START DATA RECORDS

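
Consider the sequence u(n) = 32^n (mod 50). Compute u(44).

26

u(0) = 1, u(1) = 32, u(2) = 24, u(3) = 18, u(4) = 26, u(5) = 32.
Since u(5) = u(1) = 32, the sequence is eventually periodic: after a pre-period of length 1 it cycles with period 4.
For n ≥ 1, u(n) depends only on (n - 1) mod 4. (44 - 1) mod 4 = 3, so u(44) = u(4) = 26.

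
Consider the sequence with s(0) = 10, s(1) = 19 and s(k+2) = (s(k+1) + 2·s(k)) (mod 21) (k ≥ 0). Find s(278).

Computing terms: s(0) = 10, s(1) = 19, s(2) = 18, s(3) = 14, s(4) = 8, s(5) = 15, s(6) = 10, s(7) = 19.
The sequence repeats with period 6.
So s(278) = s(0 + ((278-0) mod 6)) = s(2) = 18.

18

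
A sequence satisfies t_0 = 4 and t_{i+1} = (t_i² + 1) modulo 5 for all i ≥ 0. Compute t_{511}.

Computing terms: t_0 = 4, t_1 = 2, t_2 = 0, t_3 = 1, t_4 = 2.
Since t_4 = t_1 = 2, the sequence is eventually periodic: after a pre-period of length 1 it cycles with period 3.
For i ≥ 1, t_i depends only on (i - 1) mod 3. (511 - 1) mod 3 = 0, so t_{511} = t_1 = 2.

2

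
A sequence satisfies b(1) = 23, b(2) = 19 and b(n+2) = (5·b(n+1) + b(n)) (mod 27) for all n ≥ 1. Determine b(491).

We have b(1) = 23,  b(2) = 19,  b(3) = 10,  b(4) = 15,  b(5) = 4,  b(6) = 8,  b(7) = 17,  b(8) = 12,  b(9) = 23,  b(10) = 19.
The sequence repeats with period 8.
(491 - 1) mod 8 = 2, so b(491) = b(3) = 10.

10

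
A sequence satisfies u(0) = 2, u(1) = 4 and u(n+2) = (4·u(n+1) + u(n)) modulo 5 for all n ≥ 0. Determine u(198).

3

u(0) = 2, u(1) = 4, u(2) = 3, u(3) = 1, u(4) = 2, u(5) = 4.
Since (u(4), u(5)) = (u(0), u(1)) = (2, 4) (two consecutive terms determine the rest), the sequence is periodic with period 4.
So u(198) = u(0 + ((198-0) mod 4)) = u(2) = 3.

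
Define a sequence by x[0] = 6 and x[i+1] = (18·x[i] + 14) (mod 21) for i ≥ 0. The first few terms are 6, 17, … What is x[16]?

17

Listing terms: x[0] = 6; x[1] = 17; x[2] = 5; x[3] = 20; x[4] = 17.
Since x[4] = x[1] = 17, the sequence is eventually periodic: after a pre-period of length 1 it cycles with period 3.
For i ≥ 1, x[i] depends only on (i - 1) mod 3. (16 - 1) mod 3 = 0, so x[16] = x[1] = 17.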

END DATA RECORDS

- WHAT NEEDS TO BE DONE:
Print out each record above exactly, with nothing omitted.

- RESPONSE AREA:
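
Consider the sequence u(n) = 32^n (mod 50). Compute u(44).

26

u(0) = 1, u(1) = 32, u(2) = 24, u(3) = 18, u(4) = 26, u(5) = 32.
Since u(5) = u(1) = 32, the sequence is eventually periodic: after a pre-period of length 1 it cycles with period 4.
For n ≥ 1, u(n) depends only on (n - 1) mod 4. (44 - 1) mod 4 = 3, so u(44) = u(4) = 26.

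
Consider the sequence with s(0) = 10, s(1) = 19 and s(k+2) = (s(k+1) + 2·s(k)) (mod 21) (k ≥ 0). Find s(278).

Computing terms: s(0) = 10, s(1) = 19, s(2) = 18, s(3) = 14, s(4) = 8, s(5) = 15, s(6) = 10, s(7) = 19.
The sequence repeats with period 6.
So s(278) = s(0 + ((278-0) mod 6)) = s(2) = 18.

18

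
A sequence satisfies t_0 = 4 and t_{i+1} = (t_i² + 1) modulo 5 for all i ≥ 0. Compute t_{511}.

Computing terms: t_0 = 4, t_1 = 2, t_2 = 0, t_3 = 1, t_4 = 2.
Since t_4 = t_1 = 2, the sequence is eventually periodic: after a pre-period of length 1 it cycles with period 3.
For i ≥ 1, t_i depends only on (i - 1) mod 3. (511 - 1) mod 3 = 0, so t_{511} = t_1 = 2.

2

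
A sequence satisfies b(1) = 23, b(2) = 19 and b(n+2) = (5·b(n+1) + b(n)) (mod 27) for all n ≥ 1. Determine b(491).

We have b(1) = 23,  b(2) = 19,  b(3) = 10,  b(4) = 15,  b(5) = 4,  b(6) = 8,  b(7) = 17,  b(8) = 12,  b(9) = 23,  b(10) = 19.
The sequence repeats with period 8.
(491 - 1) mod 8 = 2, so b(491) = b(3) = 10.

10

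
A sequence satisfies u(0) = 2, u(1) = 4 and u(n+2) = (4·u(n+1) + u(n)) modulo 5 for all n ≥ 0. Determine u(198).

3

u(0) = 2, u(1) = 4, u(2) = 3, u(3) = 1, u(4) = 2, u(5) = 4.
Since (u(4), u(5)) = (u(0), u(1)) = (2, 4) (two consecutive terms determine the rest), the sequence is periodic with period 4.
So u(198) = u(0 + ((198-0) mod 4)) = u(2) = 3.

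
Define a sequence by x[0] = 6 and x[i+1] = (18·x[i] + 14) (mod 21) for i ≥ 0. The first few terms are 6, 17, … What is x[16]?

17

Listing terms: x[0] = 6; x[1] = 17; x[2] = 5; x[3] = 20; x[4] = 17.
Since x[4] = x[1] = 17, the sequence is eventually periodic: after a pre-period of length 1 it cycles with period 3.
For i ≥ 1, x[i] depends only on (i - 1) mod 3. (16 - 1) mod 3 = 0, so x[16] = x[1] = 17.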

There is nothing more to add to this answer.